─── Data for review
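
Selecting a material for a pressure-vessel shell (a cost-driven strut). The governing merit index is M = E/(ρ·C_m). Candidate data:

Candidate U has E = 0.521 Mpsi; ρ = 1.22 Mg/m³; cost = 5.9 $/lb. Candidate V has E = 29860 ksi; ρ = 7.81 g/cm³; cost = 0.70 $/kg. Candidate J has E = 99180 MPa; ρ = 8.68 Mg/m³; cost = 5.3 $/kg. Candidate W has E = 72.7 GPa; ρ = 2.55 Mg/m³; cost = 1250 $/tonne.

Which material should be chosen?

candidate V

Putting every candidate on a common basis:
  candidate U: E = 3.592 GPa, ρ = 1220 kg/m³, cost = 13.01 $/kg
  candidate V: E = 205.9 GPa, ρ = 7810 kg/m³, cost = 0.7000 $/kg
  candidate J: E = 99.18 GPa, ρ = 8680 kg/m³, cost = 5.300 $/kg
  candidate W: E = 72.70 GPa, ρ = 2550 kg/m³, cost = 1.250 $/kg
  candidate V: M = 37.7 MN·m per $
  candidate W: M = 22.8 MN·m per $
  candidate J: M = 2.16 MN·m per $
  candidate U: M = 0.226 MN·m per $
Candidate V has the largest M.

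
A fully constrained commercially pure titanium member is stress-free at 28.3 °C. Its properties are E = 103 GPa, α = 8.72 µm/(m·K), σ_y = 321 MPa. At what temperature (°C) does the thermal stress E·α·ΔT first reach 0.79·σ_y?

E·α·ΔT = 253.6 MPa ⇒ ΔT = 253.6 / (103.0×10³ × 8.72×10⁻⁶) = 282.3 K.
T = 28.3 + 282.3 = 310.6 °C.

311 °C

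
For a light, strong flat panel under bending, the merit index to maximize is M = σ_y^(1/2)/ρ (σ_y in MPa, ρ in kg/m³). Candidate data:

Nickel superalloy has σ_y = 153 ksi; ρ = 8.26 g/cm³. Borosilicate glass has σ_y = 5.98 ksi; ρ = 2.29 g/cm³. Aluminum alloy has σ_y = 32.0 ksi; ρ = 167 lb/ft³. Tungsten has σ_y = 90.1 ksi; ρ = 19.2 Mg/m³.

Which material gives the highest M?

aluminum alloy

Putting every candidate on a common basis:
  nickel superalloy: σ_y = 1055 MPa, ρ = 8260 kg/m³
  borosilicate glass: σ_y = 41.23 MPa, ρ = 2290 kg/m³
  aluminum alloy: σ_y = 220.6 MPa, ρ = 2675 kg/m³
  tungsten: σ_y = 621.2 MPa, ρ = 19200 kg/m³
  aluminum alloy: M = 5.55×10⁻³
  nickel superalloy: M = 3.93×10⁻³
  borosilicate glass: M = 2.80×10⁻³
  tungsten: M = 1.30×10⁻³
Highest index: aluminum alloy.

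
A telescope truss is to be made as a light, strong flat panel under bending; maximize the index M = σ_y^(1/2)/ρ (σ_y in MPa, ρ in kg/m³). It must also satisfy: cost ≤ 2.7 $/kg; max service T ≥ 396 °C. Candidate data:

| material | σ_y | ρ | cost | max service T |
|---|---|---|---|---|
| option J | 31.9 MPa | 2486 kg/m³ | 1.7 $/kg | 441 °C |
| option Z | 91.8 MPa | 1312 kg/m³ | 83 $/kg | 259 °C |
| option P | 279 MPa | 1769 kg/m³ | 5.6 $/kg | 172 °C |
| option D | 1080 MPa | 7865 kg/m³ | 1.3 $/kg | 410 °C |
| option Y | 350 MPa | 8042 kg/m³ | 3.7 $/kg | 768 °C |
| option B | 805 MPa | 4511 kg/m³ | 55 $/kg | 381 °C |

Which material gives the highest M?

Screen on constraints: cost ≤ 2.7 $/kg; max service T ≥ 396 °C. Survivors: option J, option D.
Evaluate M for each candidate:
  option D: M = 4.18×10⁻³
  option J: M = 2.27×10⁻³
The maximum is for option D.

option D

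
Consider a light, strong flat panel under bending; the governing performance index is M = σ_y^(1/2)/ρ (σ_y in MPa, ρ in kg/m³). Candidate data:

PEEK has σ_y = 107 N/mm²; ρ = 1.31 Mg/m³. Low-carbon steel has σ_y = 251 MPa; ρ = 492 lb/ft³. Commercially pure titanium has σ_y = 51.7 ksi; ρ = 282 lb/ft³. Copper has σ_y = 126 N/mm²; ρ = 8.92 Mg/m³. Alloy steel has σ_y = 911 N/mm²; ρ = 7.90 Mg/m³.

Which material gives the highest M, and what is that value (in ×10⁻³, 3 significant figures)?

After converting to SI:
  PEEK: σ_y = 107.0 MPa, ρ = 1310 kg/m³
  low-carbon steel: σ_y = 251.0 MPa, ρ = 7881 kg/m³
  commercially pure titanium: σ_y = 356.5 MPa, ρ = 4517 kg/m³
  copper: σ_y = 126.0 MPa, ρ = 8920 kg/m³
  alloy steel: σ_y = 911.0 MPa, ρ = 7900 kg/m³
  PEEK: M = 7.90×10⁻³
  commercially pure titanium: M = 4.18×10⁻³
  alloy steel: M = 3.82×10⁻³
  low-carbon steel: M = 2.01×10⁻³
  copper: M = 1.26×10⁻³
PEEK ranks first.

PEEK, M = 7.90×10⁻³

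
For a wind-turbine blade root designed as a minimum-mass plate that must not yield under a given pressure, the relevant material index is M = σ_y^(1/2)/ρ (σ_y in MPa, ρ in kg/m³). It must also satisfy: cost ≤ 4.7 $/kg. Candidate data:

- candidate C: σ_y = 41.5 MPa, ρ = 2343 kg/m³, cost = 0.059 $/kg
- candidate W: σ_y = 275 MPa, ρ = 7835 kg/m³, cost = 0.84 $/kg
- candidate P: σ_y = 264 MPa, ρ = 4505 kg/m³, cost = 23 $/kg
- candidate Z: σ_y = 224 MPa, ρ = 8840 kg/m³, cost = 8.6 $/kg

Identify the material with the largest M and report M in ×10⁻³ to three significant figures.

Screen on constraints: cost ≤ 4.7 $/kg. Survivors: candidate C, candidate W.
Per-candidate index values:
  candidate C: M = 2.75×10⁻³
  candidate W: M = 2.12×10⁻³
Highest index: candidate C.

candidate C, M = 2.75×10⁻³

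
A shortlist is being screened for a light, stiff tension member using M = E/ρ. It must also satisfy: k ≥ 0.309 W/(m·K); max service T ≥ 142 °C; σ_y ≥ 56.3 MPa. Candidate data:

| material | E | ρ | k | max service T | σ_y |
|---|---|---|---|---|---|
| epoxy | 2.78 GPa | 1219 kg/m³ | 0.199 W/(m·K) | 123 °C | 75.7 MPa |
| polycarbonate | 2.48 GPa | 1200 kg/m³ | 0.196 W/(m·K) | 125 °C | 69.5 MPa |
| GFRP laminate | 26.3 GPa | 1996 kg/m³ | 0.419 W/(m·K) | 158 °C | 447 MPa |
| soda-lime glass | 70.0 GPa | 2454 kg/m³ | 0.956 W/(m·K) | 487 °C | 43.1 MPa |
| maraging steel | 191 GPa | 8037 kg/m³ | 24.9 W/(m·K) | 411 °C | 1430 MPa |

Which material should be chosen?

maraging steel

Screen on constraints: k ≥ 0.309 W/(m·K); max service T ≥ 142 °C; σ_y ≥ 56.3 MPa. Survivors: GFRP laminate, maraging steel.
Computing M directly (units already consistent):
  maraging steel: M = 23.8 MN·m/kg
  GFRP laminate: M = 13.2 MN·m/kg
Maraging steel has the largest M.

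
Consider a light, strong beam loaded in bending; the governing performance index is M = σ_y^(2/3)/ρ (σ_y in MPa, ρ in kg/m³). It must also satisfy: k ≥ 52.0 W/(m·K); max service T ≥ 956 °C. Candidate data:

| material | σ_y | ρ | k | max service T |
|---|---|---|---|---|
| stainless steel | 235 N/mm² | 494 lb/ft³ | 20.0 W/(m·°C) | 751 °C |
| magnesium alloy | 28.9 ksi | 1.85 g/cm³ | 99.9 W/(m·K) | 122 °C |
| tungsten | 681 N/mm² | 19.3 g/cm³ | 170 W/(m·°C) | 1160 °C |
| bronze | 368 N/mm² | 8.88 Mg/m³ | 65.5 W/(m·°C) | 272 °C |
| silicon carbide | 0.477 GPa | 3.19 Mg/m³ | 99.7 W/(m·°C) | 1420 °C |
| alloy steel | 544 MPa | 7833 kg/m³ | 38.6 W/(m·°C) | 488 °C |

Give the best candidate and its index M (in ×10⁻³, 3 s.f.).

silicon carbide, M = 19.1×10⁻³

Screen on constraints: k ≥ 52.0 W/(m·K); max service T ≥ 956 °C. Survivors: tungsten, silicon carbide.
Normalizing units and computing the index:
  tungsten: σ_y = 681.0 MPa, ρ = 19300 kg/m³
  silicon carbide: σ_y = 477.0 MPa, ρ = 3190 kg/m³
  silicon carbide: M = 19.1×10⁻³
  tungsten: M = 4.01×10⁻³
The maximum is for silicon carbide.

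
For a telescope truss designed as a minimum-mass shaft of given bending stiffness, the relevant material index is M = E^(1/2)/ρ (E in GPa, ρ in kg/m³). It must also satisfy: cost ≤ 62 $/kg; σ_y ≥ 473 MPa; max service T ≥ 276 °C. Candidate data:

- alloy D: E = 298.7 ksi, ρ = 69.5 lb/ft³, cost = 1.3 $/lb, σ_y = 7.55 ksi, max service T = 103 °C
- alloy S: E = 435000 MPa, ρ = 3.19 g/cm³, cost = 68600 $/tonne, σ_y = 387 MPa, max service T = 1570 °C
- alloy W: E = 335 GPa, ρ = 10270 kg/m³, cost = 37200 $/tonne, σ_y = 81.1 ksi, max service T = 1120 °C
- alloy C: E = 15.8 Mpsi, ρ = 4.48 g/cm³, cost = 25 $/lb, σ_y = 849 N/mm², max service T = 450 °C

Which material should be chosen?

alloy C

Screen on constraints: cost ≤ 62 $/kg; σ_y ≥ 473 MPa; max service T ≥ 276 °C. Survivors: alloy W, alloy C.
In SI units:
  alloy W: E = 335.0 GPa, ρ = 10270 kg/m³
  alloy C: E = 108.9 GPa, ρ = 4480 kg/m³
  alloy C: M = 2.33×10⁻³
  alloy W: M = 1.78×10⁻³
Alloy C ranks first.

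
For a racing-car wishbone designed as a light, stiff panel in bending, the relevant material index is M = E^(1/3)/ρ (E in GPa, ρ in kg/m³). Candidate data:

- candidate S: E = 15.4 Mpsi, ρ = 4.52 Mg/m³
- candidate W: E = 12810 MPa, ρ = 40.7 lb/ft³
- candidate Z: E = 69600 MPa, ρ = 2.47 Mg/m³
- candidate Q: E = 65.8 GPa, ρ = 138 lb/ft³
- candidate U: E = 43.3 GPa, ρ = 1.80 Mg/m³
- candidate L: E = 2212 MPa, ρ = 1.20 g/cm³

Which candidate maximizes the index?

candidate W

After converting to SI:
  candidate S: E = 106.2 GPa, ρ = 4520 kg/m³
  candidate W: E = 12.81 GPa, ρ = 652.0 kg/m³
  candidate Z: E = 69.60 GPa, ρ = 2470 kg/m³
  candidate Q: E = 65.80 GPa, ρ = 2211 kg/m³
  candidate U: E = 43.30 GPa, ρ = 1800 kg/m³
  candidate L: E = 2.212 GPa, ρ = 1200 kg/m³
  candidate W: M = 3.59×10⁻³
  candidate U: M = 1.95×10⁻³
  candidate Q: M = 1.83×10⁻³
  candidate Z: M = 1.67×10⁻³
  candidate L: M = 1.09×10⁻³
  candidate S: M = 1.05×10⁻³
Candidate W has the largest M.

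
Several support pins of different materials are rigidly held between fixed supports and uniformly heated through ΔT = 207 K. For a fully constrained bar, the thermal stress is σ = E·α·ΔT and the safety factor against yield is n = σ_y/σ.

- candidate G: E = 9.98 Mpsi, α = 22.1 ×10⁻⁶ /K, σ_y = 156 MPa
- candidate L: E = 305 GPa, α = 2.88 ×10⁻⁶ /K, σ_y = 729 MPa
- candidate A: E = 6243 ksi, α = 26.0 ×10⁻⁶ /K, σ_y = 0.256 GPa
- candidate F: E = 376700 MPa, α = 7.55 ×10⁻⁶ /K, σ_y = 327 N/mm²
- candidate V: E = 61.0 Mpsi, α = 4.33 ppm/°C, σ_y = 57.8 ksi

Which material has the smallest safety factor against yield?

candidate G

Per material, after unit conversion:
  candidate G: E = 68.81, α = 22.1, σ_y = 156.0 → σ = 315 MPa, n = 0.496
  candidate L: E = 305.0, α = 2.88, σ_y = 729.0 → σ = 182 MPa, n = 4.01
  candidate A: E = 43.04, α = 26.0, σ_y = 256.0 → σ = 232 MPa, n = 1.11
  candidate F: E = 376.7, α = 7.55, σ_y = 327.0 → σ = 589 MPa, n = 0.555
  candidate V: E = 420.6, α = 4.33, σ_y = 398.5 → σ = 377 MPa, n = 1.06
Candidate G has the lowest safety factor, n = 0.496.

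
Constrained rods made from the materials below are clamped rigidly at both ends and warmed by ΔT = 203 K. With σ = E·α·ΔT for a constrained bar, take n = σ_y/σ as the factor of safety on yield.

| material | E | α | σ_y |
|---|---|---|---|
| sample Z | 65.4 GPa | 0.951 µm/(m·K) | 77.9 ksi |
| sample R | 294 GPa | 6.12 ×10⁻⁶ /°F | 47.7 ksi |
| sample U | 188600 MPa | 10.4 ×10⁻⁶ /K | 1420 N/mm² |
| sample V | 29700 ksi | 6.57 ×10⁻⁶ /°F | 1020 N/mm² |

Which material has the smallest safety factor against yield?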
──────
Give back, word for word, only the lines above from the line holding "material | σ_y | ρ | k" to the line holding "- alloy D: E", both included.

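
| material | σ_y | ρ | k | max service T |
|---|---|---|---|---|
| stainless steel | 235 N/mm² | 494 lb/ft³ | 20.0 W/(m·°C) | 751 °C |
| magnesium alloy | 28.9 ksi | 1.85 g/cm³ | 99.9 W/(m·K) | 122 °C |
| tungsten | 681 N/mm² | 19.3 g/cm³ | 170 W/(m·°C) | 1160 °C |
| bronze | 368 N/mm² | 8.88 Mg/m³ | 65.5 W/(m·°C) | 272 °C |
| silicon carbide | 0.477 GPa | 3.19 Mg/m³ | 99.7 W/(m·°C) | 1420 °C |
| alloy steel | 544 MPa | 7833 kg/m³ | 38.6 W/(m·°C) | 488 °C |

Give the best candidate and its index M (in ×10⁻³, 3 s.f.).

silicon carbide, M = 19.1×10⁻³

Screen on constraints: k ≥ 52.0 W/(m·K); max service T ≥ 956 °C. Survivors: tungsten, silicon carbide.
Normalizing units and computing the index:
  tungsten: σ_y = 681.0 MPa, ρ = 19300 kg/m³
  silicon carbide: σ_y = 477.0 MPa, ρ = 3190 kg/m³
  silicon carbide: M = 19.1×10⁻³
  tungsten: M = 4.01×10⁻³
The maximum is for silicon carbide.

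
For a telescope truss designed as a minimum-mass shaft of given bending stiffness, the relevant material index is M = E^(1/2)/ρ (E in GPa, ρ in kg/m³). It must also satisfy: cost ≤ 62 $/kg; σ_y ≥ 473 MPa; max service T ≥ 276 °C. Candidate data:

- alloy D: E = 298.7 ksi, ρ = 69.5 lb/ft³, cost = 1.3 $/lb, σ_y = 7.55 ksi, max service T = 103 °C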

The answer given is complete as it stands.